#### Exercise objective
When a line below holds the string "preconditions", show that line.

****************************************

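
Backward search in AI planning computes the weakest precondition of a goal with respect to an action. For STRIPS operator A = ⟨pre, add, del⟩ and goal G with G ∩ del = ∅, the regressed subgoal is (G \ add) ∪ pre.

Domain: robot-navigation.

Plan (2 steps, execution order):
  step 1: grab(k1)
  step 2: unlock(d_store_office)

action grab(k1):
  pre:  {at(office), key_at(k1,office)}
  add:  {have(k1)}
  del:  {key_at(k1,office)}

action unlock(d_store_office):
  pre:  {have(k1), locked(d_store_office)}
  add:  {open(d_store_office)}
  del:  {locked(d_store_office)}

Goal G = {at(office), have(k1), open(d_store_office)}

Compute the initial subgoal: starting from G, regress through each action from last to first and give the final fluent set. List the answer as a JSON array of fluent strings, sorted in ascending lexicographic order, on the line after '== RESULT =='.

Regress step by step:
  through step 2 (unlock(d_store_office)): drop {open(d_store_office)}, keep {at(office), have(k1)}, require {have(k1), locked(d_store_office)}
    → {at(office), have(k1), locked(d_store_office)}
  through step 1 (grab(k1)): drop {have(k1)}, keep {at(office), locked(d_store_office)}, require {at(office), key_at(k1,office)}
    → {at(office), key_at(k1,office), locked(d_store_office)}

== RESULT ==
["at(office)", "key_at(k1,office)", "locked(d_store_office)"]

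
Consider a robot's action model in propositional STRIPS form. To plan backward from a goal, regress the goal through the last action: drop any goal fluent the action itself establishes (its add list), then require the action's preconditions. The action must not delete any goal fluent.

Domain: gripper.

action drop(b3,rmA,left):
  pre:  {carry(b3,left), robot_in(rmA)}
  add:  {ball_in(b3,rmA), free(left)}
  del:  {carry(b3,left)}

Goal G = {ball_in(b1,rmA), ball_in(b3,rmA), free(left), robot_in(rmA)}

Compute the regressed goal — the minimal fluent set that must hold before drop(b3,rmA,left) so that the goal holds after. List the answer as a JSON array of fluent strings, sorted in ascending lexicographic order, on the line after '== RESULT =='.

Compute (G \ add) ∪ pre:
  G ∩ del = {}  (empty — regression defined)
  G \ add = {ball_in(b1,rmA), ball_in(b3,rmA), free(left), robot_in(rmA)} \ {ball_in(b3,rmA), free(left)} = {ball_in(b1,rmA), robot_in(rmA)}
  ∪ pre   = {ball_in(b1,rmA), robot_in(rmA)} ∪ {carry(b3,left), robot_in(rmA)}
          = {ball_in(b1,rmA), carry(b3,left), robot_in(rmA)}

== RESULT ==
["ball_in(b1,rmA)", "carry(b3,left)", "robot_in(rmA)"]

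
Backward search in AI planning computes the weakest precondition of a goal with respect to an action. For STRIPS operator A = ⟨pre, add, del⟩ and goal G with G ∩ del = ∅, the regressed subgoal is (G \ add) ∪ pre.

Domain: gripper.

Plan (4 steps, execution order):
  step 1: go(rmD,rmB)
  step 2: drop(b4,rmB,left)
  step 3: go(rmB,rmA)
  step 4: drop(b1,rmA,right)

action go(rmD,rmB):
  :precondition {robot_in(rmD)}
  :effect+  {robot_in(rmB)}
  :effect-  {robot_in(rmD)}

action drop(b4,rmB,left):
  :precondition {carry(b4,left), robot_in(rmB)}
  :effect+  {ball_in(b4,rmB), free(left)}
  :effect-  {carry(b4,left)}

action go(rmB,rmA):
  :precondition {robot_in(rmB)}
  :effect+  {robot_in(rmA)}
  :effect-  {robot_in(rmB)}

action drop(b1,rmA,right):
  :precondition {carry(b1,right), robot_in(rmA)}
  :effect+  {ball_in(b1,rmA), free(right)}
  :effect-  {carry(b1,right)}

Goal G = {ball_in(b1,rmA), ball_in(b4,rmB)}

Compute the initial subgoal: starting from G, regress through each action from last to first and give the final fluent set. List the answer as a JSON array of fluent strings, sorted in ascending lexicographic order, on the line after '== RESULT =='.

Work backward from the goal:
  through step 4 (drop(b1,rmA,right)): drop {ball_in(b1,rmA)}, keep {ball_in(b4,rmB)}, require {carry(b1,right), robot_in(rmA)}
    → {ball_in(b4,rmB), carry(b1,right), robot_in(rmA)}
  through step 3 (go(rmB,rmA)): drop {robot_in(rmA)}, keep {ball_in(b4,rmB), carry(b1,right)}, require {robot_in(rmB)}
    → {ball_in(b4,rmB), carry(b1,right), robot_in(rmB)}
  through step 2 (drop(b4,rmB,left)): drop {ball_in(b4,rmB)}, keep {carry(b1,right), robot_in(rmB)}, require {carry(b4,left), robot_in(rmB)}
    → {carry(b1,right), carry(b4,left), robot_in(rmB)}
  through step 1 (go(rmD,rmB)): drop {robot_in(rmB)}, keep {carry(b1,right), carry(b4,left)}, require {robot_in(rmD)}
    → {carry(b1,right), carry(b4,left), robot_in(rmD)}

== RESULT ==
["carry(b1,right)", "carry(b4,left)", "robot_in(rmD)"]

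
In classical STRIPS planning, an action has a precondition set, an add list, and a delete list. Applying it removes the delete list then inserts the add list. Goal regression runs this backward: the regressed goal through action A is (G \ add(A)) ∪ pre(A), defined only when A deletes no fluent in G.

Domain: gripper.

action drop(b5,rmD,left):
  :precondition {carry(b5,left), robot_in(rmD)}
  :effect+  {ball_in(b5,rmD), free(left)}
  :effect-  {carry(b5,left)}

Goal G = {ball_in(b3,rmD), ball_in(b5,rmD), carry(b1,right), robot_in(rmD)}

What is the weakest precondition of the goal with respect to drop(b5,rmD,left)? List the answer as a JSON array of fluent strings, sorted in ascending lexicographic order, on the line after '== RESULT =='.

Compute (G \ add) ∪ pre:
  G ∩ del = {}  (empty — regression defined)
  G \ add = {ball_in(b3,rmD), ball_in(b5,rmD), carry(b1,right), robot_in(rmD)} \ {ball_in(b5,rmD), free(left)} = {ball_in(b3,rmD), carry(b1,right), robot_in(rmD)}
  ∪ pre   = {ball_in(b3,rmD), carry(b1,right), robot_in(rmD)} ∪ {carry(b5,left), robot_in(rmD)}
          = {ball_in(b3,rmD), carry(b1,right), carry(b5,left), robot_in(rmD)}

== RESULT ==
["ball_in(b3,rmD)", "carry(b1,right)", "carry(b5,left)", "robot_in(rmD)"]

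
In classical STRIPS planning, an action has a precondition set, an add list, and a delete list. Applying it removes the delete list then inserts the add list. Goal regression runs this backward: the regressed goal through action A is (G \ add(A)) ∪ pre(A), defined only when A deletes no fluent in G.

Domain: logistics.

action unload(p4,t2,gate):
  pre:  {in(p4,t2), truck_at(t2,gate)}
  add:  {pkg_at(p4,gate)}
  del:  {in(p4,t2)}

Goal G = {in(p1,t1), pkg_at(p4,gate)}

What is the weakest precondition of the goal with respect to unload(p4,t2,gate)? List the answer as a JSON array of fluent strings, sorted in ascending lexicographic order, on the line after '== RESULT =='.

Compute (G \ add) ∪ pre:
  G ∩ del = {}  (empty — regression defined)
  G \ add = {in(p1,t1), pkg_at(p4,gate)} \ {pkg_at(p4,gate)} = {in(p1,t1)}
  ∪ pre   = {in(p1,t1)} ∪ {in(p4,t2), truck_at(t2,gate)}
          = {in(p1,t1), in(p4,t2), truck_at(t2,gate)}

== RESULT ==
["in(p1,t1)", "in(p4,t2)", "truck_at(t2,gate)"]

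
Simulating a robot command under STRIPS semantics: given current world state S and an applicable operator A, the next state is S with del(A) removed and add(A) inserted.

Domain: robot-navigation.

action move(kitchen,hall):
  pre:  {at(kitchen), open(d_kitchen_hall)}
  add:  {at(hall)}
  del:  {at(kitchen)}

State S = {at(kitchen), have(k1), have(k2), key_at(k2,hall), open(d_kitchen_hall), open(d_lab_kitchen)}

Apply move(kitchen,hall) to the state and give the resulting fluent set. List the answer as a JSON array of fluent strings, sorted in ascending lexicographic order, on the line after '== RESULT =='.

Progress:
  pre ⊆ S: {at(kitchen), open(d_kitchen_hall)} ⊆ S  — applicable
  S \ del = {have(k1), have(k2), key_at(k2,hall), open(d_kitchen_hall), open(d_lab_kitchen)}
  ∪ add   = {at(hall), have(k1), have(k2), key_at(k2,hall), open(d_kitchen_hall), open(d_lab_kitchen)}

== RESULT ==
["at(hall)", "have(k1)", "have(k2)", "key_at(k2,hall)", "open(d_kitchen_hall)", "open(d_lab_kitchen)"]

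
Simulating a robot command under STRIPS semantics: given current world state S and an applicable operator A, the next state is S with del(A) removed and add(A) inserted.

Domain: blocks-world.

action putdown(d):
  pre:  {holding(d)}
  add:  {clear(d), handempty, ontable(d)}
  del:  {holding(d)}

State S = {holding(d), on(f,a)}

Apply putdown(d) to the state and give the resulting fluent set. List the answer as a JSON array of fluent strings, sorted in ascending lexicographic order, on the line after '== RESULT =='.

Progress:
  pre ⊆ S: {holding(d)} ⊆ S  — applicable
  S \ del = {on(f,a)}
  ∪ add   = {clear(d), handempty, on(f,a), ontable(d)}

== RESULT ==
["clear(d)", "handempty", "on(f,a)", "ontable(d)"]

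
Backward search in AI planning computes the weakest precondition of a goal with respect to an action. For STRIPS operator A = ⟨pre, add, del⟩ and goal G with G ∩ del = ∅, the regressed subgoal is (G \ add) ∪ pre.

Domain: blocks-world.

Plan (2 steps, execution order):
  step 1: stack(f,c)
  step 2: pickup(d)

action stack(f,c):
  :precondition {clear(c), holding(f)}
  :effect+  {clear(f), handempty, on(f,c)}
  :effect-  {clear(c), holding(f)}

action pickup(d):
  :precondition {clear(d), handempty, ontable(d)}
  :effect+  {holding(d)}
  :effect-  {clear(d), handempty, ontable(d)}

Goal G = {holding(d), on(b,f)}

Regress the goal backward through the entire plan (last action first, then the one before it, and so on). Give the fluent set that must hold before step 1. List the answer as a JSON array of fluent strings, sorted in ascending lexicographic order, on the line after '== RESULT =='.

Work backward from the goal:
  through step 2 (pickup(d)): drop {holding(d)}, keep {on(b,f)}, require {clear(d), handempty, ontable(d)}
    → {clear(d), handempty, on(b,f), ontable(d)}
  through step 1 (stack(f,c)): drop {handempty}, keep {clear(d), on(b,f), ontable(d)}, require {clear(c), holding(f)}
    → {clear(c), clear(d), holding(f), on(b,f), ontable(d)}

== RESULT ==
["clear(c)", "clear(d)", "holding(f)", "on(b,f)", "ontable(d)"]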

****************************************

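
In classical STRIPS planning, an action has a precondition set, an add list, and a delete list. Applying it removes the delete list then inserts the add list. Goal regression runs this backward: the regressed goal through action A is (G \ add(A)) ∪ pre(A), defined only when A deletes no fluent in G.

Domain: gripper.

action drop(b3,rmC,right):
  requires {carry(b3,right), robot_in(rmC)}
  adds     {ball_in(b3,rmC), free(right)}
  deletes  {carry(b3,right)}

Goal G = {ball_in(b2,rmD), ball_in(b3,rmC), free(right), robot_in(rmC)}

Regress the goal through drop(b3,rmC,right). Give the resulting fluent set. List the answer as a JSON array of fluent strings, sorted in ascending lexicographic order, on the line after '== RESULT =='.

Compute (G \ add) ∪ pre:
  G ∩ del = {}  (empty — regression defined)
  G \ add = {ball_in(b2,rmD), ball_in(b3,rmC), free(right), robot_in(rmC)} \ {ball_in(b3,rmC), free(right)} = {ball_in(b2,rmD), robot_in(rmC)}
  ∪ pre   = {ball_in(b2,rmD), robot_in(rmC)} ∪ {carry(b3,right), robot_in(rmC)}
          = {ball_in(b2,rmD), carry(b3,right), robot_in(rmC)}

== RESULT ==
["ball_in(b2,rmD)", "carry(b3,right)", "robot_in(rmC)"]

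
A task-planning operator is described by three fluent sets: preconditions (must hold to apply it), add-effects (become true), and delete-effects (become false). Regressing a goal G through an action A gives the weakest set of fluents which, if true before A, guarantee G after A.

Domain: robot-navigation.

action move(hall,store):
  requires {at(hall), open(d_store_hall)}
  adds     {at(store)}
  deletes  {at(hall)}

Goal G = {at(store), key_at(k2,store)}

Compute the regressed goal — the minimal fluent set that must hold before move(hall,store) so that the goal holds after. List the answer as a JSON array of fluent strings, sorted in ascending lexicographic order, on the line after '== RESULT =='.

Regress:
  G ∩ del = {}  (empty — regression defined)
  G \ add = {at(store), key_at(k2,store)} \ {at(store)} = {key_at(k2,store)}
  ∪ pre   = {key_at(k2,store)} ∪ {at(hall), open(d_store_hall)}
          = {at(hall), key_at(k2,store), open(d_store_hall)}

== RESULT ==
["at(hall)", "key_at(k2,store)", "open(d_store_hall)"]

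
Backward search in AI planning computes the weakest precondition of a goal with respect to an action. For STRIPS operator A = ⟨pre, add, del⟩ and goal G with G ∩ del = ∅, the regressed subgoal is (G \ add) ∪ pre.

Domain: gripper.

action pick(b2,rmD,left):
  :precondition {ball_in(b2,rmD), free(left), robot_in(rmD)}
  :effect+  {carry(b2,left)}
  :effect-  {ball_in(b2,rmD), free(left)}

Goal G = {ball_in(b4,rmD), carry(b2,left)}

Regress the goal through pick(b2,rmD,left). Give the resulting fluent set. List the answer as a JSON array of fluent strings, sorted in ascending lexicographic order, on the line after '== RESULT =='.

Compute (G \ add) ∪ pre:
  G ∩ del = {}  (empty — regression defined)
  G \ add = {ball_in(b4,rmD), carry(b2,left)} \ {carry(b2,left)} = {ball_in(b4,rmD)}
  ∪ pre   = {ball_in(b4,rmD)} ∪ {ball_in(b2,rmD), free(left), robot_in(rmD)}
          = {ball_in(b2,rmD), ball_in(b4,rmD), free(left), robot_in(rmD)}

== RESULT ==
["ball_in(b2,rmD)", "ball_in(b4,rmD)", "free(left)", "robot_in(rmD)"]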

****************************************

#### Final answer
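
Consider a robot's action model in propositional STRIPS form. To plan backward from a goal, regress the goal through the last action: drop any goal fluent the action itself establishes (its add list), then require the action's preconditions. The action must not delete any goal fluent.
A task-planning operator is described by three fluent sets: preconditions (must hold to apply it), add-effects (become true), and delete-effects (become false). Regressing a goal G through an action A gives the weakest set of fluents which, if true before A, guarantee G after A.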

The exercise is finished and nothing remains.